**Dataset content:**
------------------------------------
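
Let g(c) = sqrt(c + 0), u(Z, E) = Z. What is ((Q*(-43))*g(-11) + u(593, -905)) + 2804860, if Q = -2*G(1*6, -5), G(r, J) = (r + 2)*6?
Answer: 2805453 + 4128*I*sqrt(11) ≈ 2.8055e+6 + 13691.0*I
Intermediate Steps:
G(r, J) = 12 + 6*r (G(r, J) = (2 + r)*6 = 12 + 6*r)
g(c) = sqrt(c)
Q = -96 (Q = -2*(12 + 6*(1*6)) = -2*(12 + 6*6) = -2*(12 + 36) = -2*48 = -96)
((Q*(-43))*g(-11) + u(593, -905)) + 2804860 = ((-96*(-43))*sqrt(-11) + 593) + 2804860 = (4128*(I*sqrt(11)) + 593) + 2804860 = (4128*I*sqrt(11) + 593) + 2804860 = (593 + 4128*I*sqrt(11)) + 2804860 = 2805453 + 4128*I*sqrt(11)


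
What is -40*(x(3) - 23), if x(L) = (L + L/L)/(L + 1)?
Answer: 880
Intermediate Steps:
x(L) = 1 (x(L) = (L + 1)/(1 + L) = (1 + L)/(1 + L) = 1)
-40*(x(3) - 23) = -40*(1 - 23) = -40*(-22) = 880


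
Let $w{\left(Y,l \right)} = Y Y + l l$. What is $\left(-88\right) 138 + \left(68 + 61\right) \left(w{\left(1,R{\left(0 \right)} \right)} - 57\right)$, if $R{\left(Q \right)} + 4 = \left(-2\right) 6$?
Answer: $13656$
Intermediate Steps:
$R{\left(Q \right)} = -16$ ($R{\left(Q \right)} = -4 - 12 = -16$)
$w{\left(Y,l \right)} = Y^{2} + l^{2}$
$\left(-88\right) 138 + \left(68 + 61\right) \left(w{\left(1,R{\left(0 \right)} \right)} - 57\right) = \left(-88\right) 138 + \left(68 + 61\right) \left(\left(1^{2} + \left(-16\right)^{2}\right) - 57\right) = -12144 + 129 \left(\left(1 + 256\right) - 57\right) = -12144 + 129 \left(257 - 57\right) = -12144 + 129 \cdot 200 = -12144 + 25800 = 13656$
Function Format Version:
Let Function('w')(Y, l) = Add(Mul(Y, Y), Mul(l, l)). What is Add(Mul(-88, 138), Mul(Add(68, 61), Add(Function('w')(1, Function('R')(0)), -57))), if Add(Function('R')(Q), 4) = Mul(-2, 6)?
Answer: 13656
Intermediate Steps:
Function('R')(Q) = -16 (Function('R')(Q) = Add(-4, Mul(-2, 6)) = Add(-4, -12) = -16)
Function('w')(Y, l) = Add(Pow(Y, 2), Pow(l, 2))
Add(Mul(-88, 138), Mul(Add(68, 61), Add(Function('w')(1, Function('R')(0)), -57))) = Add(Mul(-88, 138), Mul(Add(68, 61), Add(Add(Pow(1, 2), Pow(-16, 2)), -57))) = Add(-12144, Mul(129, Add(Add(1, 256), -57))) = Add(-12144, Mul(129, Add(257, -57))) = Add(-12144, Mul(129, 200)) = Add(-12144, 25800) = 13656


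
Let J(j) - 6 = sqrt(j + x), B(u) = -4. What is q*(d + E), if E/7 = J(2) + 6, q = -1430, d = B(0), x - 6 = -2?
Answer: -114400 - 10010*sqrt(6) ≈ -1.3892e+5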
------------------------------------
**Task goal:** Please copy out the records exactly as they appear.

**Result below:**
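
Let g(c) = sqrt(c + 0), u(Z, E) = Z. What is ((Q*(-43))*g(-11) + u(593, -905)) + 2804860, if Q = -2*G(1*6, -5), G(r, J) = (r + 2)*6?
Answer: 2805453 + 4128*I*sqrt(11) ≈ 2.8055e+6 + 13691.0*I
Intermediate Steps:
G(r, J) = 12 + 6*r (G(r, J) = (2 + r)*6 = 12 + 6*r)
g(c) = sqrt(c)
Q = -96 (Q = -2*(12 + 6*(1*6)) = -2*(12 + 6*6) = -2*(12 + 36) = -2*48 = -96)
((Q*(-43))*g(-11) + u(593, -905)) + 2804860 = ((-96*(-43))*sqrt(-11) + 593) + 2804860 = (4128*(I*sqrt(11)) + 593) + 2804860 = (4128*I*sqrt(11) + 593) + 2804860 = (593 + 4128*I*sqrt(11)) + 2804860 = 2805453 + 4128*I*sqrt(11)


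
What is -40*(x(3) - 23), if x(L) = (L + L/L)/(L + 1)?
Answer: 880
Intermediate Steps:
x(L) = 1 (x(L) = (L + 1)/(1 + L) = (1 + L)/(1 + L) = 1)
-40*(x(3) - 23) = -40*(1 - 23) = -40*(-22) = 880


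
Let $w{\left(Y,l \right)} = Y Y + l l$. What is $\left(-88\right) 138 + \left(68 + 61\right) \left(w{\left(1,R{\left(0 \right)} \right)} - 57\right)$, if $R{\left(Q \right)} + 4 = \left(-2\right) 6$?
Answer: $13656$
Intermediate Steps:
$R{\left(Q \right)} = -16$ ($R{\left(Q \right)} = -4 - 12 = -16$)
$w{\left(Y,l \right)} = Y^{2} + l^{2}$
$\left(-88\right) 138 + \left(68 + 61\right) \left(w{\left(1,R{\left(0 \right)} \right)} - 57\right) = \left(-88\right) 138 + \left(68 + 61\right) \left(\left(1^{2} + \left(-16\right)^{2}\right) - 57\right) = -12144 + 129 \left(\left(1 + 256\right) - 57\right) = -12144 + 129 \left(257 - 57\right) = -12144 + 129 \cdot 200 = -12144 + 25800 = 13656$
Function Format Version:
Let Function('w')(Y, l) = Add(Mul(Y, Y), Mul(l, l)). What is Add(Mul(-88, 138), Mul(Add(68, 61), Add(Function('w')(1, Function('R')(0)), -57))), if Add(Function('R')(Q), 4) = Mul(-2, 6)?
Answer: 13656
Intermediate Steps:
Function('R')(Q) = -16 (Function('R')(Q) = Add(-4, Mul(-2, 6)) = Add(-4, -12) = -16)
Function('w')(Y, l) = Add(Pow(Y, 2), Pow(l, 2))
Add(Mul(-88, 138), Mul(Add(68, 61), Add(Function('w')(1, Function('R')(0)), -57))) = Add(Mul(-88, 138), Mul(Add(68, 61), Add(Add(Pow(1, 2), Pow(-16, 2)), -57))) = Add(-12144, Mul(129, Add(Add(1, 256), -57))) = Add(-12144, Mul(129, Add(257, -57))) = Add(-12144, Mul(129, 200)) = Add(-12144, 25800) = 13656


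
Let J(j) - 6 = sqrt(j + x), B(u) = -4. What is q*(d + E), if E/7 = J(2) + 6, q = -1430, d = B(0), x - 6 = -2?
Answer: -114400 - 10010*sqrt(6) ≈ -1.3892e+5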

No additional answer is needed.